# [WHAT THE TASK ASKS]
Please copy out all lines of the entries that contain the word "listed".

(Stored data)
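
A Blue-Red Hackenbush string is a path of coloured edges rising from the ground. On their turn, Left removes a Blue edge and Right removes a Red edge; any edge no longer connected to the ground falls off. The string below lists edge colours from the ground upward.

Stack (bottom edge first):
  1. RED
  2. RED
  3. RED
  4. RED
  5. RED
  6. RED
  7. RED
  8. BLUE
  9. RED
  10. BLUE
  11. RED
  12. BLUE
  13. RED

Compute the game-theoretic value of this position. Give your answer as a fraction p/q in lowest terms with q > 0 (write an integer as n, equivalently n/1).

-427/64

Recurse on prefixes of the 13-edge string RED RED RED RED RED RED RED BLUE RED BLUE RED BLUE RED:
g_1 [R]  L=[(no moves)]  R=[0]  gives -1
g_2 [RR]  L=[(no moves)]  R=[-1 0]  gives -2
g_3 [RRR]  L=[(no moves)]  R=[-2 -1 0]  gives -3
g_4 [RRRR]  L=[(no moves)]  R=[-3 -2 -1 0]  gives -4
g_5 [RRRRR]  L=[(no moves)]  R=[-4 -3 -2 -1 0]  gives -5
g_6 [RRRRRR]  L=[(no moves)]  R=[-5 -4 -3 -2 -1 0]  gives -6
g_7 [RRRRRRR]  L=[(no moves)]  R=[-6 -5 -4 -3 -2 -1 0]  gives -7
g_8 [RRRRRRRB]  L=[-7]  R=[-6 -5 -4 -3 -2 -1 0]  gives -13/2
g_9 [RRRRRRRBR]  L=[-7]  R=[-13/2 -6 -5 -4 -3 -2 -1 0]  gives -27/4
g_10 [RRRRRRRBRB]  L=[-7 -27/4]  R=[-13/2 -6 -5 -4 -3 -2 -1 0]  gives -53/8
g_11 [RRRRRRRBRBR]  L=[-7 -27/4]  R=[-53/8 -13/2 -6 -5 -4 -3 -2 -1 0]  gives -107/16
g_12 [RRRRRRRBRBRB]  L=[-7 -27/4 -107/16]  R=[-53/8 -13/2 -6 -5 -4 -3 -2 -1 0]  gives -213/32
g_13 [RRRRRRRBRBRBR]  L=[-7 -27/4 -107/16]  R=[-213/32 -53/8 -13/2 -6 -5 -4 -3 -2 -1 0]  gives -427/64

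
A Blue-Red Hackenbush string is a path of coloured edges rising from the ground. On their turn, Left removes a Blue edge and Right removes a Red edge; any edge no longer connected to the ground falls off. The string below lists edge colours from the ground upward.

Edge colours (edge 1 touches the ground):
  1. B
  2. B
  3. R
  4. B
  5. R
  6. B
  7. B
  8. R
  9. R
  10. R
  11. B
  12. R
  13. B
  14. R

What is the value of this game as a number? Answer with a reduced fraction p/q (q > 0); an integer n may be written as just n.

6933/4096

step 1: add B to get B; options L={ 0 } R={ · } so 1
step 2: add B to get BB; options L={ 0; 1 } R={ · } so 2
step 3: add R to get BBR; options L={ 0; 1 } R={ 2 } so 3/2
step 4: add B to get BBRB; options L={ 0; 1; 3/2 } R={ 2 } so 7/4
step 5: add R to get BBRBR; options L={ 0; 1; 3/2 } R={ 7/4; 2 } so 13/8
step 6: add B to get BBRBRB; options L={ 0; 1; 3/2; 13/8 } R={ 7/4; 2 } so 27/16
step 7: add B to get BBRBRBB; options L={ 0; 1; 3/2; 13/8; 27/16 } R={ 7/4; 2 } so 55/32
step 8: add R to get BBRBRBBR; options L={ 0; 1; 3/2; 13/8; 27/16 } R={ 55/32; 7/4; 2 } so 109/64
step 9: add R to get BBRBRBBRR; options L={ 0; 1; 3/2; 13/8; 27/16 } R={ 109/64; 55/32; 7/4; 2 } so 217/128
step 10: add R to get BBRBRBBRRR; options L={ 0; 1; 3/2; 13/8; 27/16 } R={ 217/128; 109/64; 55/32; 7/4; 2 } so 433/256
step 11: add B to get BBRBRBBRRRB; options L={ 0; 1; 3/2; 13/8; 27/16; 433/256 } R={ 217/128; 109/64; 55/32; 7/4; 2 } so 867/512
step 12: add R to get BBRBRBBRRRBR; options L={ 0; 1; 3/2; 13/8; 27/16; 433/256 } R={ 867/512; 217/128; 109/64; 55/32; 7/4; 2 } so 1733/1024
step 13: add B to get BBRBRBBRRRBRB; options L={ 0; 1; 3/2; 13/8; 27/16; 433/256; 1733/1024 } R={ 867/512; 217/128; 109/64; 55/32; 7/4; 2 } so 3467/2048
step 14: add R to get BBRBRBBRRRBRBR; options L={ 0; 1; 3/2; 13/8; 27/16; 433/256; 1733/1024 } R={ 3467/2048; 867/512; 217/128; 109/64; 55/32; 7/4; 2 } so 6933/4096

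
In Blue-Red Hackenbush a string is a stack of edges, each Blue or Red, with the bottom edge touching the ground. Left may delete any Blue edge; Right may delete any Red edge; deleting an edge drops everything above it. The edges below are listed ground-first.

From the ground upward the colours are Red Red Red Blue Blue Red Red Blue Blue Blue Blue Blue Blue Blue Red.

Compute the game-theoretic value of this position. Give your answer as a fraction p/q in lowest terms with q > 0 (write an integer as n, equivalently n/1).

R: Left { ∅ }, Right { 0 } gives simplest -1
RR: Left { ∅ }, Right { -1, 0 } gives simplest -2
RRR: Left { ∅ }, Right { -2, -1, 0 } gives simplest -3
RRRB: Left { -3 }, Right { -2, -1, 0 } gives simplest -5/2
RRRBB: Left { -3, -5/2 }, Right { -2, -1, 0 } gives simplest -9/4
RRRBBR: Left { -3, -5/2 }, Right { -9/4, -2, -1, 0 } gives simplest -19/8
RRRBBRR: Left { -3, -5/2 }, Right { -19/8, -9/4, -2, -1, 0 } gives simplest -39/16
RRRBBRRB: Left { -3, -5/2, -39/16 }, Right { -19/8, -9/4, -2, -1, 0 } gives simplest -77/32
RRRBBRRBB: Left { -3, -5/2, -39/16, -77/32 }, Right { -19/8, -9/4, -2, -1, 0 } gives simplest -153/64
RRRBBRRBBB: Left { -3, -5/2, -39/16, -77/32, -153/64 }, Right { -19/8, -9/4, -2, -1, 0 } gives simplest -305/128
RRRBBRRBBBB: Left { -3, -5/2, -39/16, -77/32, -153/64, -305/128 }, Right { -19/8, -9/4, -2, -1, 0 } gives simplest -609/256
RRRBBRRBBBBB: Left { -3, -5/2, -39/16, -77/32, -153/64, -305/128, -609/256 }, Right { -19/8, -9/4, -2, -1, 0 } gives simplest -1217/512
RRRBBRRBBBBBB: Left { -3, -5/2, -39/16, -77/32, -153/64, -305/128, -609/256, -1217/512 }, Right { -19/8, -9/4, -2, -1, 0 } gives simplest -2433/1024
RRRBBRRBBBBBBB: Left { -3, -5/2, -39/16, -77/32, -153/64, -305/128, -609/256, -1217/512, -2433/1024 }, Right { -19/8, -9/4, -2, -1, 0 } gives simplest -4865/2048
RRRBBRRBBBBBBBR: Left { -3, -5/2, -39/16, -77/32, -153/64, -305/128, -609/256, -1217/512, -2433/1024 }, Right { -4865/2048, -19/8, -9/4, -2, -1, 0 } gives simplest -9731/4096

-9731/4096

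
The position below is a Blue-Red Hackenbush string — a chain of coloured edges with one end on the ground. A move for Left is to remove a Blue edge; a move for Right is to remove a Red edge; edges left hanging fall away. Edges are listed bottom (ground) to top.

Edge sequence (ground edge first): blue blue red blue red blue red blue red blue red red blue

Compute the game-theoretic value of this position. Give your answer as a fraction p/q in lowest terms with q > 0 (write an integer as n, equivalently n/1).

edge 1 of 13 (blue): { 0 | ∅ } → 1
edge 2 of 13 (blue): { 0 1 | ∅ } → 2
edge 3 of 13 (red): { 0 1 | 2 } → 3/2
edge 4 of 13 (blue): { 0 1 3/2 | 2 } → 7/4
edge 5 of 13 (red): { 0 1 3/2 | 7/4 2 } → 13/8
edge 6 of 13 (blue): { 0 1 3/2 13/8 | 7/4 2 } → 27/16
edge 7 of 13 (red): { 0 1 3/2 13/8 | 27/16 7/4 2 } → 53/32
edge 8 of 13 (blue): { 0 1 3/2 13/8 53/32 | 27/16 7/4 2 } → 107/64
edge 9 of 13 (red): { 0 1 3/2 13/8 53/32 | 107/64 27/16 7/4 2 } → 213/128
edge 10 of 13 (blue): { 0 1 3/2 13/8 53/32 213/128 | 107/64 27/16 7/4 2 } → 427/256
edge 11 of 13 (red): { 0 1 3/2 13/8 53/32 213/128 | 427/256 107/64 27/16 7/4 2 } → 853/512
edge 12 of 13 (red): { 0 1 3/2 13/8 53/32 213/128 | 853/512 427/256 107/64 27/16 7/4 2 } → 1705/1024
edge 13 of 13 (blue): { 0 1 3/2 13/8 53/32 213/128 1705/1024 | 853/512 427/256 107/64 27/16 7/4 2 } → 3411/2048

3411/2048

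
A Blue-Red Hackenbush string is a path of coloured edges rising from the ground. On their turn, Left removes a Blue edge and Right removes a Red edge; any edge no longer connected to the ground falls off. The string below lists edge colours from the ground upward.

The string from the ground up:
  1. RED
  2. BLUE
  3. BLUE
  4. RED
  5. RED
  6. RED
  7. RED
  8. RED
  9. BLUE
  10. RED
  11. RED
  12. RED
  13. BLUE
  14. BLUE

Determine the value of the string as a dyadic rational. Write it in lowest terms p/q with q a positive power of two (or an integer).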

# [RESPONSE]
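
In Blue-Red Hackenbush a string is a stack of edges, each Blue or Red, with the bottom edge touching the ground. Left may delete any Blue edge; Right may delete any Red edge; deleting an edge drops everything above it. The edges below are listed ground-first.
The position below is a Blue-Red Hackenbush string — a chain of coloured edges with one end on the ground. A move for Left is to remove a Blue edge; a move for Right is to remove a Red edge; edges left hanging fall away. Edges are listed bottom (ground) to top.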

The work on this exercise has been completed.